- Task details -
When you repeat the listing, keep every character as it is.

(Source data Opens)

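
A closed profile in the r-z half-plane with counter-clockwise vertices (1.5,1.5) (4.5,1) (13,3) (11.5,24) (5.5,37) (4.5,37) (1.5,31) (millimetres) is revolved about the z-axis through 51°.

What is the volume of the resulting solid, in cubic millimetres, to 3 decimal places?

Volume = 1855.414 mm³

Profile (r,z), 7 vertices: (1.5,1.5) (4.5,1) (13,3) (11.5,24) (5.5,37) (4.5,37) (1.5,31)
edge 0: (1.5,1.5)→(4.5,1)  cross = 1.5·1 − 4.5·1.5 = -5.2500; (r_i+r_j)·cross = 6·-5.2500 = -31.5000
edge 1: (4.5,1)→(13,3)  cross = 4.5·3 − 13·1 = 0.5000; (r_i+r_j)·cross = 17.5·0.5000 = 8.7500
edge 2: (13,3)→(11.5,24)  cross = 13·24 − 11.5·3 = 277.5000; (r_i+r_j)·cross = 24.5·277.5000 = 6798.7500
edge 3: (11.5,24)→(5.5,37)  cross = 11.5·37 − 5.5·24 = 293.5000; (r_i+r_j)·cross = 17·293.5000 = 4989.5000
edge 4: (5.5,37)→(4.5,37)  cross = 5.5·37 − 4.5·37 = 37.0000; (r_i+r_j)·cross = 10·37.0000 = 370.0000
edge 5: (4.5,37)→(1.5,31)  cross = 4.5·31 − 1.5·37 = 84.0000; (r_i+r_j)·cross = 6·84.0000 = 504.0000
edge 6: (1.5,31)→(1.5,1.5)  cross = 1.5·1.5 − 1.5·31 = -44.2500; (r_i+r_j)·cross = 3·-44.2500 = -132.7500
Σcross = 643.0000 → A = |Σcross|/2 = 321.5000 mm²
Σ(r_i+r_j)·cross = 12506.7500 → first moment M = |Σ|/6 = 2084.4583
R_c = M/A = 2084.4583/321.5000 = 6.4835 mm
θ = 51° = 0.890118 rad
V = θ·R_c·A = 0.890118·6.4835·321.5000 = 1855.414 mm³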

(Source data Closes)

- Response to the exercise -
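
A closed profile in the r-z half-plane with counter-clockwise vertices (1.5,1.5) (4.5,1) (13,3) (11.5,24) (5.5,37) (4.5,37) (1.5,31) (millimetres) is revolved about the z-axis through 51°.

What is the volume of the resulting solid, in cubic millimetres, to 3 decimal places?

Volume = 1855.414 mm³

Profile (r,z), 7 vertices: (1.5,1.5) (4.5,1) (13,3) (11.5,24) (5.5,37) (4.5,37) (1.5,31)
edge 0: (1.5,1.5)→(4.5,1)  cross = 1.5·1 − 4.5·1.5 = -5.2500; (r_i+r_j)·cross = 6·-5.2500 = -31.5000
edge 1: (4.5,1)→(13,3)  cross = 4.5·3 − 13·1 = 0.5000; (r_i+r_j)·cross = 17.5·0.5000 = 8.7500
edge 2: (13,3)→(11.5,24)  cross = 13·24 − 11.5·3 = 277.5000; (r_i+r_j)·cross = 24.5·277.5000 = 6798.7500
edge 3: (11.5,24)→(5.5,37)  cross = 11.5·37 − 5.5·24 = 293.5000; (r_i+r_j)·cross = 17·293.5000 = 4989.5000
edge 4: (5.5,37)→(4.5,37)  cross = 5.5·37 − 4.5·37 = 37.0000; (r_i+r_j)·cross = 10·37.0000 = 370.0000
edge 5: (4.5,37)→(1.5,31)  cross = 4.5·31 − 1.5·37 = 84.0000; (r_i+r_j)·cross = 6·84.0000 = 504.0000
edge 6: (1.5,31)→(1.5,1.5)  cross = 1.5·1.5 − 1.5·31 = -44.2500; (r_i+r_j)·cross = 3·-44.2500 = -132.7500
Σcross = 643.0000 → A = |Σcross|/2 = 321.5000 mm²
Σ(r_i+r_j)·cross = 12506.7500 → first moment M = |Σ|/6 = 2084.4583
R_c = M/A = 2084.4583/321.5000 = 6.4835 mm
θ = 51° = 0.890118 rad
V = θ·R_c·A = 0.890118·6.4835·321.5000 = 1855.414 mm³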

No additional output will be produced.